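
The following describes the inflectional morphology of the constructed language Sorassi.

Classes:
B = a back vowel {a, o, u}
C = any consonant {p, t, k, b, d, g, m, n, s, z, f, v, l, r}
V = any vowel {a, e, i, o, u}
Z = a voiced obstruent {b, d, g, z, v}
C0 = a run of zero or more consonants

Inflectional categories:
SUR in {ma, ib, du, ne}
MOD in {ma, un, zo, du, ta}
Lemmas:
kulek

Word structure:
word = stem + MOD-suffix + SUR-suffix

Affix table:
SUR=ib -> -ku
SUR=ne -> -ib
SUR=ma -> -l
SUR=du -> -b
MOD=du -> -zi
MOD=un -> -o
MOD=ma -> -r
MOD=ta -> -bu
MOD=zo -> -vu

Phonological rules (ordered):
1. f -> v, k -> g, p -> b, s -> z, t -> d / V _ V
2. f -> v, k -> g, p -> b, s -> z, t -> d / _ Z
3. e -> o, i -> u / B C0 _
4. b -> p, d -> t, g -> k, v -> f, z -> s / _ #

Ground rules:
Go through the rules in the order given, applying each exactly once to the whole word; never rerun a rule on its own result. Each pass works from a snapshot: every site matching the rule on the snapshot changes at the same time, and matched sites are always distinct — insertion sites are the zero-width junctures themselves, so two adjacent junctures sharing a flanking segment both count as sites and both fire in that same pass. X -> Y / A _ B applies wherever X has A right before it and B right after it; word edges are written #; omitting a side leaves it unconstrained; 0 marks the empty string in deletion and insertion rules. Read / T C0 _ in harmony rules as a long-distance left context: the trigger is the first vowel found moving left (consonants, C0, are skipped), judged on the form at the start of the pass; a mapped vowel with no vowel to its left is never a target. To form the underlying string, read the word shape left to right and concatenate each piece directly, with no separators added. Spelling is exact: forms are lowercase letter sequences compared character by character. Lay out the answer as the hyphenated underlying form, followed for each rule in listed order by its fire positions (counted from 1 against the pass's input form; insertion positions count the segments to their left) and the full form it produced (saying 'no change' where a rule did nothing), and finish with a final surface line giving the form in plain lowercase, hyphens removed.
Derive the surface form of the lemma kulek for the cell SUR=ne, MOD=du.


underlying: kulek-zi-ib
1. f -> v, k -> g, p -> b, s -> z, t -> d / V _ V: no change
2. f -> v, k -> g, p -> b, s -> z, t -> d / _ Z: fires at position(s) 5: kulegziib
3. e -> o, i -> u / B C0 _: fires at position(s) 4: kulogziib
4. b -> p, d -> t, g -> k, v -> f, z -> s / _ #: fires at position(s) 9: kulogziip
surface: kulogziip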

----

Repeat the records above in full, word for word.

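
The following describes the inflectional morphology of the constructed language Sorassi.

Classes:
B = a back vowel {a, o, u}
C = any consonant {p, t, k, b, d, g, m, n, s, z, f, v, l, r}
V = any vowel {a, e, i, o, u}
Z = a voiced obstruent {b, d, g, z, v}
C0 = a run of zero or more consonants

Inflectional categories:
SUR in {ma, ib, du, ne}
MOD in {ma, un, zo, du, ta}
Lemmas:
kulek

Word structure:
word = stem + MOD-suffix + SUR-suffix

Affix table:
SUR=ib -> -ku
SUR=ne -> -ib
SUR=ma -> -l
SUR=du -> -b
MOD=du -> -zi
MOD=un -> -o
MOD=ma -> -r
MOD=ta -> -bu
MOD=zo -> -vu

Phonological rules (ordered):
1. f -> v, k -> g, p -> b, s -> z, t -> d / V _ V
2. f -> v, k -> g, p -> b, s -> z, t -> d / _ Z
3. e -> o, i -> u / B C0 _
4. b -> p, d -> t, g -> k, v -> f, z -> s / _ #

Ground rules:
Go through the rules in the order given, applying each exactly once to the whole word; never rerun a rule on its own result. Each pass works from a snapshot: every site matching the rule on the snapshot changes at the same time, and matched sites are always distinct — insertion sites are the zero-width junctures themselves, so two adjacent junctures sharing a flanking segment both count as sites and both fire in that same pass. X -> Y / A _ B applies wherever X has A right before it and B right after it; word edges are written #; omitting a side leaves it unconstrained; 0 marks the empty string in deletion and insertion rules. Read / T C0 _ in harmony rules as a long-distance left context: the trigger is the first vowel found moving left (consonants, C0, are skipped), judged on the form at the start of the pass; a mapped vowel with no vowel to its left is never a target. To form the underlying string, read the word shape left to right and concatenate each piece directly, with no separators added. Spelling is exact: forms are lowercase letter sequences compared character by character. Lay out the answer as the hyphenated underlying form, followed for each rule in listed order by its fire positions (counted from 1 against the pass's input form; insertion positions count the segments to their left) and the full form it produced (saying 'no change' where a rule did nothing), and finish with a final surface line giving the form in plain lowercase, hyphens removed.
Derive the surface form of the lemma kulek for the cell SUR=ne, MOD=du.


underlying: kulek-zi-ib
1. f -> v, k -> g, p -> b, s -> z, t -> d / V _ V: no change
2. f -> v, k -> g, p -> b, s -> z, t -> d / _ Z: fires at position(s) 5: kulegziib
3. e -> o, i -> u / B C0 _: fires at position(s) 4: kulogziib
4. b -> p, d -> t, g -> k, v -> f, z -> s / _ #: fires at position(s) 9: kulogziip
surface: kulogziip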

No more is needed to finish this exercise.